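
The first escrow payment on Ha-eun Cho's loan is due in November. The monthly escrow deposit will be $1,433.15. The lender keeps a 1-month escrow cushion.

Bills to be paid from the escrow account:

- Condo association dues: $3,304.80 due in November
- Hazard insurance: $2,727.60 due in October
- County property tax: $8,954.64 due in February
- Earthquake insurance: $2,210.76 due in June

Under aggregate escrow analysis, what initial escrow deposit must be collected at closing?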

* * * * * * * * *

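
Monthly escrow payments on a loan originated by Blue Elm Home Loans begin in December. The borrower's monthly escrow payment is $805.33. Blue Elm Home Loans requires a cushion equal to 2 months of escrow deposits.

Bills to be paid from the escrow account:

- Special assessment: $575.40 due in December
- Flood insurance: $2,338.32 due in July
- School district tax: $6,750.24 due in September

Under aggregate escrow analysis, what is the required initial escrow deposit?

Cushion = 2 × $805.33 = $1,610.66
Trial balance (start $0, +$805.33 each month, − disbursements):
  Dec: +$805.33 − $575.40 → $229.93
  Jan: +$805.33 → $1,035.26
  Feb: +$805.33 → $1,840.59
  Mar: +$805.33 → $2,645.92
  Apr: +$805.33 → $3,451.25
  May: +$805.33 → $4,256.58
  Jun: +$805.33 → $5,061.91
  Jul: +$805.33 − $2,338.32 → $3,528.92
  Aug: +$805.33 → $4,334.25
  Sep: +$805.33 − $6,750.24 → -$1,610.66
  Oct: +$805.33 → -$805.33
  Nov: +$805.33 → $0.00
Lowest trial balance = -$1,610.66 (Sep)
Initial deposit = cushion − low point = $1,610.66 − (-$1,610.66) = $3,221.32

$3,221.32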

* * * * * * * * *

Exercise instructions: Above are some records. Copy each of their lines that holds the string "December".

Exercise answer:
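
Monthly escrow payments on a loan originated by Blue Elm Home Loans begin in December. The borrower's monthly escrow payment is $805.33. Blue Elm Home Loans requires a cushion equal to 2 months of escrow deposits.
- Special assessment: $575.40 due in December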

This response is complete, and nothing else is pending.